BEGIN
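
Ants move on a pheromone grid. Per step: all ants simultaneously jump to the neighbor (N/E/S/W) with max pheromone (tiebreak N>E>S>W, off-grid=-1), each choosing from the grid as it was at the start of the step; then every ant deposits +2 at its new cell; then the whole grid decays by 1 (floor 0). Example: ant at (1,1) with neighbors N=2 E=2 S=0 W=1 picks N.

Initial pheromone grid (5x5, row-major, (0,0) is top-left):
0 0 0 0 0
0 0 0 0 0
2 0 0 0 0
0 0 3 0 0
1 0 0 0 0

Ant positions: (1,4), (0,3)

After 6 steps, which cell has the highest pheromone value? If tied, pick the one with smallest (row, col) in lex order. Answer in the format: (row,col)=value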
END
▸ **Work to be completed**
Within the records above, how many lines include the word "grid"? State the number by itself.

▸ **Task answer**
2